- _Task statement_
The expected output is every entry that follows, reproduced exactly.

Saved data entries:
= Beginning of Section =

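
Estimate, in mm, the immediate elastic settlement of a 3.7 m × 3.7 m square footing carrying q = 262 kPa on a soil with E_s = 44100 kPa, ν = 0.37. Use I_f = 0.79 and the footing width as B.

S_e ≈ 15 mm

Immediate (elastic) settlement: S_e = q·B·(1−ν²)/E_s · I_f.
S_e = 262 × 3.7 × (1 − 0.37²) / 44100 × 0.79
    = 262 × 3.7 × 0.8631 / 44100 × 0.79
    = 0.01499 m = 14.99 mm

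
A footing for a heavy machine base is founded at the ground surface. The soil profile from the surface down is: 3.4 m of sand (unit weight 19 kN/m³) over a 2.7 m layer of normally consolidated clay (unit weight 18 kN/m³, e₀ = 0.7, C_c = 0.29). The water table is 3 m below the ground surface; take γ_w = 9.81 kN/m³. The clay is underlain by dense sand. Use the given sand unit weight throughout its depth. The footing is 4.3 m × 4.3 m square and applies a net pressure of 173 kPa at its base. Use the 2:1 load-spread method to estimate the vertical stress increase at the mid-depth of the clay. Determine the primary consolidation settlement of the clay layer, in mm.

Mid-depth of clay below the ground surface: z = 3.4 + 2.7/2 = 4.75 m.
Total vertical stress at mid-clay: σ_v = 19×3.4 + 18×1.35 = 88.9 kPa.
Pore pressure: u = 9.81×(4.75 − 3) = 17.168 kPa.
Initial effective stress: σ'_0 = σ_v − u = 88.9 − 17.168 = 71.732 kPa.
Stress increase at mid-clay by the 2:1 spreading method:
Δσ = qBL/((B+z)(L+z)) = 173×4.3×4.3/((4.3+4.75)(4.3+4.75)) = 39.056 kPa
Final effective stress: σ'_f = σ'_0 + Δσ = 71.732 + 39.056 = 110.79 kPa.
Normally consolidated clay, so the full stress increment lies on the virgin compression line:
S_c = C_c·H/(1+e₀)·log₁₀(σ'_f/σ'_0) = 0.29×2.7/(1+0.7)×log₁₀(110.79/71.732)
    = 0.46059 × 0.18879 = 0.08695 m

S_c ≈ 87 mm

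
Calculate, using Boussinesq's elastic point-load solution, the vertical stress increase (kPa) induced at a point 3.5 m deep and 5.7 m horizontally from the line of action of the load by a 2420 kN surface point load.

Boussinesq vertical stress below a point load on an elastic half-space:
Δσ_z = 3P/(2πz²) · [1 + (r/z)²]^(−5/2)
r/z = 5.7/3.5 = 1.6286; [1+(r/z)²]^(−5/2) = 0.039228.
Δσ_z = 3×2420/(2π×3.5²) × 0.039228 = 94.324 × 0.039228 = 3.7 kPa

Δσ_z ≈ 3.7 kPa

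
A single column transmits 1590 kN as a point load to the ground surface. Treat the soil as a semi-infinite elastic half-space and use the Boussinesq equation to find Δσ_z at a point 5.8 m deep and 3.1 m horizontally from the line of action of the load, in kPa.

Boussinesq vertical stress below a point load on an elastic half-space:
Δσ_z = 3P/(2πz²) · [1 + (r/z)²]^(−5/2)
r/z = 3.1/5.8 = 0.53448; [1+(r/z)²]^(−5/2) = 0.53355.
Δσ_z = 3×1590/(2π×5.8²) × 0.53355 = 22.567 × 0.53355 = 12.04 kPa

Δσ_z ≈ 12 kPa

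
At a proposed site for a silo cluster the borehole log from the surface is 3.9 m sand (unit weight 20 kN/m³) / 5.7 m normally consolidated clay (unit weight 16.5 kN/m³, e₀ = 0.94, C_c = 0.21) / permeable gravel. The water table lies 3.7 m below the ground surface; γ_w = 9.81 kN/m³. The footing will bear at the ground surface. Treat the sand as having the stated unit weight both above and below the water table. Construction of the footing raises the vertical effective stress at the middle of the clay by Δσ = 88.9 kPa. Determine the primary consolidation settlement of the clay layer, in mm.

Mid-depth of clay below the ground surface: z = 3.9 + 5.7/2 = 6.75 m.
Total vertical stress at mid-clay: σ_v = 20×3.9 + 16.5×2.85 = 125.03 kPa.
Pore pressure: u = 9.81×(6.75 − 3.7) = 29.921 kPa.
Initial effective stress: σ'_0 = σ_v − u = 125.03 − 29.921 = 95.109 kPa.
Final effective stress: σ'_f = σ'_0 + Δσ = 95.109 + 88.9 = 184.01 kPa.
Normally consolidated clay, so the full stress increment lies on the virgin compression line:
S_c = C_c·H/(1+e₀)·log₁₀(σ'_f/σ'_0) = 0.21×5.7/(1+0.94)×log₁₀(184.01/95.109)
    = 0.61701 × 0.28662 = 0.1768 m

S_c ≈ 177 mm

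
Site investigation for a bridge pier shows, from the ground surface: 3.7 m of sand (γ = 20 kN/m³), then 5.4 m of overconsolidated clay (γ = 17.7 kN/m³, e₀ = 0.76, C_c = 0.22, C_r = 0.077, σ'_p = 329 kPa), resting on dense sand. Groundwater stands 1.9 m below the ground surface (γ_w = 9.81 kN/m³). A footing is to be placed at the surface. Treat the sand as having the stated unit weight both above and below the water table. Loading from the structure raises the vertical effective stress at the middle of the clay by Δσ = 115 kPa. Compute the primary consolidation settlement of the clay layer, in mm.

Mid-depth of clay below the ground surface: z = 3.7 + 5.4/2 = 6.4 m.
Total vertical stress at mid-clay: σ_v = 20×3.7 + 17.7×2.7 = 121.79 kPa.
Pore pressure: u = 9.81×(6.4 − 1.9) = 44.145 kPa.
Initial effective stress: σ'_0 = σ_v − u = 121.79 − 44.145 = 77.645 kPa.
Final effective stress: σ'_f = 77.645 + 115 = 192.64 kPa.
σ'_f = 192.64 ≤ σ'_p = 329 kPa, so the clay remains overconsolidated and only the recompression index applies:
S_c = C_r·H/(1+e₀)·log₁₀(σ'_f/σ'_0) = 0.077×5.4/1.76×log₁₀(192.64/77.645)
    = 0.23625 × 0.39463 = 0.09323 m

S_c ≈ 93.2 mm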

= End of Section =

- _Exercise answer_
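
Estimate, in mm, the immediate elastic settlement of a 3.7 m × 3.7 m square footing carrying q = 262 kPa on a soil with E_s = 44100 kPa, ν = 0.37. Use I_f = 0.79 and the footing width as B.

S_e ≈ 15 mm

Immediate (elastic) settlement: S_e = q·B·(1−ν²)/E_s · I_f.
S_e = 262 × 3.7 × (1 − 0.37²) / 44100 × 0.79
    = 262 × 3.7 × 0.8631 / 44100 × 0.79
    = 0.01499 m = 14.99 mm

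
A footing for a heavy machine base is founded at the ground surface. The soil profile from the surface down is: 3.4 m of sand (unit weight 19 kN/m³) over a 2.7 m layer of normally consolidated clay (unit weight 18 kN/m³, e₀ = 0.7, C_c = 0.29). The water table is 3 m below the ground surface; take γ_w = 9.81 kN/m³. The clay is underlain by dense sand. Use the given sand unit weight throughout its depth. The footing is 4.3 m × 4.3 m square and applies a net pressure of 173 kPa at its base. Use the 2:1 load-spread method to estimate the vertical stress increase at the mid-depth of the clay. Determine the primary consolidation settlement of the clay layer, in mm.

Mid-depth of clay below the ground surface: z = 3.4 + 2.7/2 = 4.75 m.
Total vertical stress at mid-clay: σ_v = 19×3.4 + 18×1.35 = 88.9 kPa.
Pore pressure: u = 9.81×(4.75 − 3) = 17.168 kPa.
Initial effective stress: σ'_0 = σ_v − u = 88.9 − 17.168 = 71.732 kPa.
Stress increase at mid-clay by the 2:1 spreading method:
Δσ = qBL/((B+z)(L+z)) = 173×4.3×4.3/((4.3+4.75)(4.3+4.75)) = 39.056 kPa
Final effective stress: σ'_f = σ'_0 + Δσ = 71.732 + 39.056 = 110.79 kPa.
Normally consolidated clay, so the full stress increment lies on the virgin compression line:
S_c = C_c·H/(1+e₀)·log₁₀(σ'_f/σ'_0) = 0.29×2.7/(1+0.7)×log₁₀(110.79/71.732)
    = 0.46059 × 0.18879 = 0.08695 m

S_c ≈ 87 mm

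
Calculate, using Boussinesq's elastic point-load solution, the vertical stress increase (kPa) induced at a point 3.5 m deep and 5.7 m horizontally from the line of action of the load by a 2420 kN surface point load.

Boussinesq vertical stress below a point load on an elastic half-space:
Δσ_z = 3P/(2πz²) · [1 + (r/z)²]^(−5/2)
r/z = 5.7/3.5 = 1.6286; [1+(r/z)²]^(−5/2) = 0.039228.
Δσ_z = 3×2420/(2π×3.5²) × 0.039228 = 94.324 × 0.039228 = 3.7 kPa

Δσ_z ≈ 3.7 kPa

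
A single column transmits 1590 kN as a point load to the ground surface. Treat the soil as a semi-infinite elastic half-space and use the Boussinesq equation to find Δσ_z at a point 5.8 m deep and 3.1 m horizontally from the line of action of the load, in kPa.

Boussinesq vertical stress below a point load on an elastic half-space:
Δσ_z = 3P/(2πz²) · [1 + (r/z)²]^(−5/2)
r/z = 3.1/5.8 = 0.53448; [1+(r/z)²]^(−5/2) = 0.53355.
Δσ_z = 3×1590/(2π×5.8²) × 0.53355 = 22.567 × 0.53355 = 12.04 kPa

Δσ_z ≈ 12 kPa

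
At a proposed site for a silo cluster the borehole log from the surface is 3.9 m sand (unit weight 20 kN/m³) / 5.7 m normally consolidated clay (unit weight 16.5 kN/m³, e₀ = 0.94, C_c = 0.21) / permeable gravel. The water table lies 3.7 m below the ground surface; γ_w = 9.81 kN/m³. The footing will bear at the ground surface. Treat the sand as having the stated unit weight both above and below the water table. Construction of the footing raises the vertical effective stress at the middle of the clay by Δσ = 88.9 kPa. Determine the primary consolidation settlement of the clay layer, in mm.

Mid-depth of clay below the ground surface: z = 3.9 + 5.7/2 = 6.75 m.
Total vertical stress at mid-clay: σ_v = 20×3.9 + 16.5×2.85 = 125.03 kPa.
Pore pressure: u = 9.81×(6.75 − 3.7) = 29.921 kPa.
Initial effective stress: σ'_0 = σ_v − u = 125.03 − 29.921 = 95.109 kPa.
Final effective stress: σ'_f = σ'_0 + Δσ = 95.109 + 88.9 = 184.01 kPa.
Normally consolidated clay, so the full stress increment lies on the virgin compression line:
S_c = C_c·H/(1+e₀)·log₁₀(σ'_f/σ'_0) = 0.21×5.7/(1+0.94)×log₁₀(184.01/95.109)
    = 0.61701 × 0.28662 = 0.1768 m

S_c ≈ 177 mm

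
Site investigation for a bridge pier shows, from the ground surface: 3.7 m of sand (γ = 20 kN/m³), then 5.4 m of overconsolidated clay (γ = 17.7 kN/m³, e₀ = 0.76, C_c = 0.22, C_r = 0.077, σ'_p = 329 kPa), resting on dense sand. Groundwater stands 1.9 m below the ground surface (γ_w = 9.81 kN/m³). A footing is to be placed at the surface. Treat the sand as having the stated unit weight both above and below the water table. Loading from the structure raises the vertical effective stress at the middle of the clay by Δσ = 115 kPa. Compute the primary consolidation settlement of the clay layer, in mm.

Mid-depth of clay below the ground surface: z = 3.7 + 5.4/2 = 6.4 m.
Total vertical stress at mid-clay: σ_v = 20×3.7 + 17.7×2.7 = 121.79 kPa.
Pore pressure: u = 9.81×(6.4 − 1.9) = 44.145 kPa.
Initial effective stress: σ'_0 = σ_v − u = 121.79 − 44.145 = 77.645 kPa.
Final effective stress: σ'_f = 77.645 + 115 = 192.64 kPa.
σ'_f = 192.64 ≤ σ'_p = 329 kPa, so the clay remains overconsolidated and only the recompression index applies:
S_c = C_r·H/(1+e₀)·log₁₀(σ'_f/σ'_0) = 0.077×5.4/1.76×log₁₀(192.64/77.645)
    = 0.23625 × 0.39463 = 0.09323 m

S_c ≈ 93.2 mm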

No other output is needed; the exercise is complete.